- **Work to complete**: Print the records exactly as they are written.

- **Data to use**:
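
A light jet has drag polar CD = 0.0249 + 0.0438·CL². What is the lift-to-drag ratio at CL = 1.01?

CD = 0.0249 + 0.0438 × 1.01² = 0.06958
L/D = CL/CD = 1.01 / 0.06958 = 14.5

L/D = 14.5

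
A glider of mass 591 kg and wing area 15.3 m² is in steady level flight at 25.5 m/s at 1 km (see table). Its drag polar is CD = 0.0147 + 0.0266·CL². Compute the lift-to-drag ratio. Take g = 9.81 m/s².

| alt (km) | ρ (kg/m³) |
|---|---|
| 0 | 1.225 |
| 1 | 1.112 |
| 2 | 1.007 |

At 1 km, from the table: ρ = 1.112 kg/m³.
Weight W = mg = 591 × 9.81 = 5797.7 N; in level flight L = W.
Dynamic pressure q = 0.5 × 1.112 × 25.5² = 361.5 Pa.
CL = 2W/(ρv²S) = 2×5797.7/(1.112×25.5²×15.3) = 1.048.
CD = 0.0147 + 0.0266 × 1.048² = 0.04392.
L/D = CL/CD = 1.048 / 0.04392 = 23.9

L/D = 23.9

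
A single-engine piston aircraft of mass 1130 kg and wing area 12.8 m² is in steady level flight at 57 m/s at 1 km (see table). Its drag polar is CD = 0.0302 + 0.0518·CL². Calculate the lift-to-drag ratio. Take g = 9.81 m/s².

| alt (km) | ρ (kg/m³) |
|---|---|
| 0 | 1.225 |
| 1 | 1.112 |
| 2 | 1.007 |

L/D = 11.4

At 1 km, from the table: ρ = 1.112 kg/m³.
Weight W = mg = 1130 × 9.81 = 11085 N; in level flight L = W.
Dynamic pressure q = 0.5 × 1.112 × 57² = 1806 Pa.
CL = W/(q·S) = 11085 / (1806 × 12.8) = 0.4794.
CD = 0.0302 + 0.0518 × 0.4794² = 0.04211.
L/D = CL/CD = 0.4794 / 0.04211 = 11.4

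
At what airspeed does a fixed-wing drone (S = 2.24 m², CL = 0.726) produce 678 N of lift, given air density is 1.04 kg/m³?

L = ½ρv²S·CL ⇒ v = √(2L/(ρ·S·CL))
v = √(2 × 678 / (1.04 × 2.24 × 0.726)) = √801.8 = 28.3 m/s

v = 28.3 m/s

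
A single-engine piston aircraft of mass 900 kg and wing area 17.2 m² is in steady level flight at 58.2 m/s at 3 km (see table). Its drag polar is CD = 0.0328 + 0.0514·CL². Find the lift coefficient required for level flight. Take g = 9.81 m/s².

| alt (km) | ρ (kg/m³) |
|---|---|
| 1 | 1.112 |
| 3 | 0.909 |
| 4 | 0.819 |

At 3 km, from the table: ρ = 0.909 kg/m³.
Weight W = mg = 900 × 9.81 = 8829 N; in level flight L = W.
Dynamic pressure q = 0.5 × 0.909 × 58.2² = 1540 Pa.
Required CL = L/(qS) = 8829/(1540·17.2) = 0.3334.

CL = 0.333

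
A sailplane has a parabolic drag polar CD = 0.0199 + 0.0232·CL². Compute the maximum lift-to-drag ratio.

For CD = CD0 + K·CL², (L/D)max occurs at CL* = √(CD0/K) and equals 1/(2√(K·CD0)).
(L/D)max = 1/(2√(0.0232 × 0.0199)) = 1/(2 × 0.02149) = 23.3

(L/D)max = 23.3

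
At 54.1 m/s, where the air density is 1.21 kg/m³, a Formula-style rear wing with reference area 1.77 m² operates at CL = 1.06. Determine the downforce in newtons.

Dynamic pressure q = ½ρv² = ½ × 1.21 × 54.1² = 1771 Pa.
L = q·S·CL = 1771 × 1.77 × 1.06 = 3320 N

L = 3320 N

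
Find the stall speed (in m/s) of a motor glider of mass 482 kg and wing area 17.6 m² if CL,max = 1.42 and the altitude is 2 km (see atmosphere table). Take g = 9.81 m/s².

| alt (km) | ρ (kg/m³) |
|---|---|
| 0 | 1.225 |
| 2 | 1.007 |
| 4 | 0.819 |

At 2 km, from the table: ρ = 1.007 kg/m³.
At stall, lift equals weight: L = W = m·g = 482 × 9.81 = 4728 N.
From L = ½ρV²S·CL,max = W: V_stall = √(2W/(ρSCL,max)) = √(2·4728/(1.007·17.6·1.42))
V_stall = √375.8 = 19.4 m/s

V_stall = 19.4 m/s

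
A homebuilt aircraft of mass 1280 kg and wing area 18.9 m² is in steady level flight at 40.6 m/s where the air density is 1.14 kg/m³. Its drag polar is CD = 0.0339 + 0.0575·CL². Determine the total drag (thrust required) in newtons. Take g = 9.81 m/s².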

- **Response**:
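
A light jet has drag polar CD = 0.0249 + 0.0438·CL². What is the lift-to-drag ratio at CL = 1.01?

CD = 0.0249 + 0.0438 × 1.01² = 0.06958
L/D = CL/CD = 1.01 / 0.06958 = 14.5

L/D = 14.5

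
A glider of mass 591 kg and wing area 15.3 m² is in steady level flight at 25.5 m/s at 1 km (see table). Its drag polar is CD = 0.0147 + 0.0266·CL². Compute the lift-to-drag ratio. Take g = 9.81 m/s².

| alt (km) | ρ (kg/m³) |
|---|---|
| 0 | 1.225 |
| 1 | 1.112 |
| 2 | 1.007 |

At 1 km, from the table: ρ = 1.112 kg/m³.
Weight W = mg = 591 × 9.81 = 5797.7 N; in level flight L = W.
Dynamic pressure q = 0.5 × 1.112 × 25.5² = 361.5 Pa.
CL = 2W/(ρv²S) = 2×5797.7/(1.112×25.5²×15.3) = 1.048.
CD = 0.0147 + 0.0266 × 1.048² = 0.04392.
L/D = CL/CD = 1.048 / 0.04392 = 23.9

L/D = 23.9

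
A single-engine piston aircraft of mass 1130 kg and wing area 12.8 m² is in steady level flight at 57 m/s at 1 km (see table). Its drag polar is CD = 0.0302 + 0.0518·CL². Calculate the lift-to-drag ratio. Take g = 9.81 m/s².

| alt (km) | ρ (kg/m³) |
|---|---|
| 0 | 1.225 |
| 1 | 1.112 |
| 2 | 1.007 |

L/D = 11.4

At 1 km, from the table: ρ = 1.112 kg/m³.
Weight W = mg = 1130 × 9.81 = 11085 N; in level flight L = W.
Dynamic pressure q = 0.5 × 1.112 × 57² = 1806 Pa.
CL = W/(q·S) = 11085 / (1806 × 12.8) = 0.4794.
CD = 0.0302 + 0.0518 × 0.4794² = 0.04211.
L/D = CL/CD = 0.4794 / 0.04211 = 11.4

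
At what airspeed does a fixed-wing drone (S = 2.24 m², CL = 0.726) produce 678 N of lift, given air density is 1.04 kg/m³?

L = ½ρv²S·CL ⇒ v = √(2L/(ρ·S·CL))
v = √(2 × 678 / (1.04 × 2.24 × 0.726)) = √801.8 = 28.3 m/s

v = 28.3 m/s

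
A single-engine piston aircraft of mass 900 kg and wing area 17.2 m² is in steady level flight at 58.2 m/s at 3 km (see table). Its drag polar is CD = 0.0328 + 0.0514·CL². Find the lift coefficient required for level flight. Take g = 9.81 m/s².

| alt (km) | ρ (kg/m³) |
|---|---|
| 1 | 1.112 |
| 3 | 0.909 |
| 4 | 0.819 |

At 3 km, from the table: ρ = 0.909 kg/m³.
Weight W = mg = 900 × 9.81 = 8829 N; in level flight L = W.
Dynamic pressure q = 0.5 × 0.909 × 58.2² = 1540 Pa.
Required CL = L/(qS) = 8829/(1540·17.2) = 0.3334.

CL = 0.333

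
A sailplane has a parabolic drag polar CD = 0.0199 + 0.0232·CL². Compute the maximum lift-to-drag ratio.

For CD = CD0 + K·CL², (L/D)max occurs at CL* = √(CD0/K) and equals 1/(2√(K·CD0)).
(L/D)max = 1/(2√(0.0232 × 0.0199)) = 1/(2 × 0.02149) = 23.3

(L/D)max = 23.3

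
At 54.1 m/s, where the air density is 1.21 kg/m³, a Formula-style rear wing with reference area 1.77 m² operates at CL = 1.06. Determine the downforce in newtons.

Dynamic pressure q = ½ρv² = ½ × 1.21 × 54.1² = 1771 Pa.
L = q·S·CL = 1771 × 1.77 × 1.06 = 3320 N

L = 3320 N

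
Find the stall speed (in m/s) of a motor glider of mass 482 kg and wing area 17.6 m² if CL,max = 1.42 and the altitude is 2 km (see atmosphere table). Take g = 9.81 m/s².

| alt (km) | ρ (kg/m³) |
|---|---|
| 0 | 1.225 |
| 2 | 1.007 |
| 4 | 0.819 |

At 2 km, from the table: ρ = 1.007 kg/m³.
At stall, lift equals weight: L = W = m·g = 482 × 9.81 = 4728 N.
From L = ½ρV²S·CL,max = W: V_stall = √(2W/(ρSCL,max)) = √(2·4728/(1.007·17.6·1.42))
V_stall = √375.8 = 19.4 m/s

V_stall = 19.4 m/s

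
A homebuilt aircraft of mass 1280 kg and wing area 18.9 m² is in steady level flight at 40.6 m/s where the air density is 1.14 kg/m³. Its drag polar is CD = 0.0339 + 0.0575·CL². Determine the total drag (thrust required) in newtons. Take g = 9.81 m/s².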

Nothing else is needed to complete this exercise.